PROBLEM STATEMENT:
In the entries that follow, the first line to write out is the one containing "Answer: 616", and the last is the one containing "Answer: 1/264335 ≈ 3.7831e-6". Reproduce that stretch exactly, with nothing before or after it.

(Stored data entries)
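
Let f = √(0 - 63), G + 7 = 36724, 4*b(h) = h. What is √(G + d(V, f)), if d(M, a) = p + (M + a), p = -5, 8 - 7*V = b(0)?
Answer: √(1798944 + 147*I*√7)/7 ≈ 191.61 + 0.020712*I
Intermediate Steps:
b(h) = h/4
G = 36717 (G = -7 + 36724 = 36717)
V = 8/7 (V = 8/7 - 0/28 = 8/7 - ⅐*0 = 8/7 + 0 = 8/7 ≈ 1.1429)
f = 3*I*√7 (f = √(-63) = 3*I*√7 ≈ 7.9373*I)
d(M, a) = -5 + M + a (d(M, a) = -5 + (M + a) = -5 + M + a)
√(G + d(V, f)) = √(36717 + (-5 + 8/7 + 3*I*√7)) = √(36717 + (-27/7 + 3*I*√7)) = √(256992/7 + 3*I*√7)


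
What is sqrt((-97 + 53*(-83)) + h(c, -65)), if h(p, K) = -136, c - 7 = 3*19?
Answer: 2*I*sqrt(1158) ≈ 68.059*I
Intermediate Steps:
c = 64 (c = 7 + 3*19 = 7 + 57 = 64)
sqrt((-97 + 53*(-83)) + h(c, -65)) = sqrt((-97 + 53*(-83)) - 136) = sqrt((-97 - 4399) - 136) = sqrt(-4496 - 136) = sqrt(-4632) = 2*I*sqrt(1158)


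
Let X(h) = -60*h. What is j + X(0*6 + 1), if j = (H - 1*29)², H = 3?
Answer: 616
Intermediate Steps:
j = 676 (j = (3 - 1*29)² = (3 - 29)² = (-26)² = 676)
j + X(0*6 + 1) = 676 - 60*(0*6 + 1) = 676 - 60*(0 + 1) = 676 - 60*1 = 676 - 60 = 616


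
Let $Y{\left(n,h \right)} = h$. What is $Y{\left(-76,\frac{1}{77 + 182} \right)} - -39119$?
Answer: $\frac{10131822}{259} \approx 39119.0$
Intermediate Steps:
$Y{\left(-76,\frac{1}{77 + 182} \right)} - -39119 = \frac{1}{77 + 182} - -39119 = \frac{1}{259} + 39119 = \frac{10131822}{259}$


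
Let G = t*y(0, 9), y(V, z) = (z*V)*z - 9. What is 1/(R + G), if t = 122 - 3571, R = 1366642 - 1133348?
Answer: 1/264335 ≈ 3.7831e-6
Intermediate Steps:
y(V, z) = -9 + V*z² (y(V, z) = (V*z)*z - 9 = V*z² - 9 = -9 + V*z²)
R = 233294
t = -3449
G = 31041 (G = -3449*(-9 + 0*9²) = -3449*(-9 + 0*81) = -3449*(-9 + 0) = -3449*(-9) = 31041)
1/(R + G) = 1/(233294 + 31041) = 1/264335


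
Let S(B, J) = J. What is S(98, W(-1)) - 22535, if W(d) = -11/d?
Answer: -22524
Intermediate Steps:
S(98, W(-1)) - 22535 = -11/(-1) - 22535 = -11*(-1) - 22535 = 11 - 22535 = -22524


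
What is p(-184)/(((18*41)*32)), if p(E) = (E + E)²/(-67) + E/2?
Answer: -3933/43952 ≈ -0.089484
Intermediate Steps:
p(E) = E/2 - 4*E²/67 (p(E) = (2*E)²*(-1/67) + E*(½) = (4*E²)*(-1/67) + E/2 = -4*E²/67 + E/2 = E/2 - 4*E²/67)
p(-184)/(((18*41)*32)) = ((1/134)*(-184)*(67 - 8*(-184)))/(((18*41)*32)) = ((1/134)*(-184)*(67 + 1472))/((738*32)) = ((1/134)*(-184)*1539)/23616 = -141588/67*1/23616 = -3933/43952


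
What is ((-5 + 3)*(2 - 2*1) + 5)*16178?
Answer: 80890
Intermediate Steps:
((-5 + 3)*(2 - 2*1) + 5)*16178 = (-2*(2 - 2) + 5)*16178 = (-2*0 + 5)*16178 = (0 + 5)*16178 = 5*16178 = 80890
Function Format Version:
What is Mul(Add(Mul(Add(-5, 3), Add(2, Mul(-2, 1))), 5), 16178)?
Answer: 80890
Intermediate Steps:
Mul(Add(Mul(Add(-5, 3), Add(2, Mul(-2, 1))), 5), 16178) = Mul(Add(Mul(-2, Add(2, -2)), 5), 16178) = Mul(Add(Mul(-2, 0), 5), 16178) = Mul(Add(0, 5), 16178) = Mul(5, 16178) = 80890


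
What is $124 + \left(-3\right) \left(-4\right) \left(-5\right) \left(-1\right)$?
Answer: $184$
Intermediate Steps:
$124 + \left(-3\right) \left(-4\right) \left(-5\right) \left(-1\right) = 124 + 12 \left(-5\right) \left(-1\right) = 124 - -60 = 124 + 60 = 184$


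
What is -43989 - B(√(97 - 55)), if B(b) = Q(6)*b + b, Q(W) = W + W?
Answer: -43989 - 13*√42 ≈ -44073.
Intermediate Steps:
Q(W) = 2*W
B(b) = 13*b (B(b) = (2*6)*b + b = 12*b + b = 13*b)
-43989 - B(√(97 - 55)) = -43989 - 13*√(97 - 55) = -43989 - 13*√42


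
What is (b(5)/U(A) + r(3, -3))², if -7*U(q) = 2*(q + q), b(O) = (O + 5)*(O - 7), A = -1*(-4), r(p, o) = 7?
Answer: 3969/16 ≈ 248.06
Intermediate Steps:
A = 4
b(O) = (-7 + O)*(5 + O) (b(O) = (5 + O)*(-7 + O) = (-7 + O)*(5 + O))
U(q) = -4*q/7 (U(q) = -2*(q + q)/7 = -2*2*q/7 = -4*q/7)
(b(5)/U(A) + r(3, -3))² = ((-35 + 5² - 2*5)/((-4/7*4)) + 7)² = ((-35 + 25 - 10)/(-16/7) + 7)² = (-20*(-7/16) + 7)² = (35/4 + 7)² = (63/4)² = 3969/16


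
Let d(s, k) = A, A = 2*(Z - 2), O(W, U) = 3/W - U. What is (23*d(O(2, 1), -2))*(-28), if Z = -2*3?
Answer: 10304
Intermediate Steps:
Z = -6
O(W, U) = -U + 3/W
A = -16 (A = 2*(-6 - 2) = 2*(-8) = -16)
d(s, k) = -16
(23*d(O(2, 1), -2))*(-28) = (23*(-16))*(-28) = -368*(-28) = 10304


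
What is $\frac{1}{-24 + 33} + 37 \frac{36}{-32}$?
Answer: $- \frac{2989}{72} \approx -41.514$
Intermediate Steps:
$\frac{1}{-24 + 33} + 37 \frac{36}{-32} = \frac{1}{9} + 37 \cdot 36 \left(- \frac{1}{32}\right) = \frac{1}{9} + 37 \left(- \frac{9}{8}\right) = \frac{1}{9} - \frac{333}{8} = - \frac{2989}{72}$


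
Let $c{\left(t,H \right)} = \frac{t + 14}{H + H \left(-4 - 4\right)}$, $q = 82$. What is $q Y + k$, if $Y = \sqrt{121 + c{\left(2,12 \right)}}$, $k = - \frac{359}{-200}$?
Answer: $\frac{359}{200} + \frac{82 \sqrt{53277}}{21} \approx 903.08$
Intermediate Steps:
$k = \frac{359}{200}$ ($k = \left(-359\right) \left(- \frac{1}{200}\right) = \frac{359}{200} \approx 1.795$)
$c{\left(t,H \right)} = - \frac{14 + t}{7 H}$ ($c{\left(t,H \right)} = \frac{14 + t}{H + H \left(-8\right)} = \frac{14 + t}{H - 8 H} = \frac{14 + t}{\left(-7\right) H} = \left(14 + t\right) \left(- \frac{1}{7 H}\right) = - \frac{14 + t}{7 H}$)
$Y = \frac{\sqrt{53277}}{21}$ ($Y = \sqrt{121 + \frac{-14 - 2}{7 \cdot 12}} = \sqrt{121 + \frac{1}{7} \cdot \frac{1}{12} \left(-14 - 2\right)} = \sqrt{121 + \frac{1}{7} \cdot \frac{1}{12} \left(-16\right)} = \sqrt{121 - \frac{4}{21}} = \sqrt{\frac{2537}{21}} = \frac{\sqrt{53277}}{21} \approx 10.991$)
$q Y + k = 82 \frac{\sqrt{53277}}{21} + \frac{359}{200} = \frac{82 \sqrt{53277}}{21} + \frac{359}{200} = \frac{359}{200} + \frac{82 \sqrt{53277}}{21}$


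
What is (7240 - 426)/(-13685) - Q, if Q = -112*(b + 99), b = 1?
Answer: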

FINAL ANSWER:
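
Answer: 616
Intermediate Steps:
j = 676 (j = (3 - 1*29)² = (3 - 29)² = (-26)² = 676)
j + X(0*6 + 1) = 676 - 60*(0*6 + 1) = 676 - 60*(0 + 1) = 676 - 60*1 = 676 - 60 = 616


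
Let $Y{\left(n,h \right)} = h$. What is $Y{\left(-76,\frac{1}{77 + 182} \right)} - -39119$?
Answer: $\frac{10131822}{259} \approx 39119.0$
Intermediate Steps:
$Y{\left(-76,\frac{1}{77 + 182} \right)} - -39119 = \frac{1}{77 + 182} - -39119 = \frac{1}{259} + 39119 = \frac{10131822}{259}$


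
Let G = t*y(0, 9), y(V, z) = (z*V)*z - 9. What is 1/(R + G), if t = 122 - 3571, R = 1366642 - 1133348?
Answer: 1/264335 ≈ 3.7831e-6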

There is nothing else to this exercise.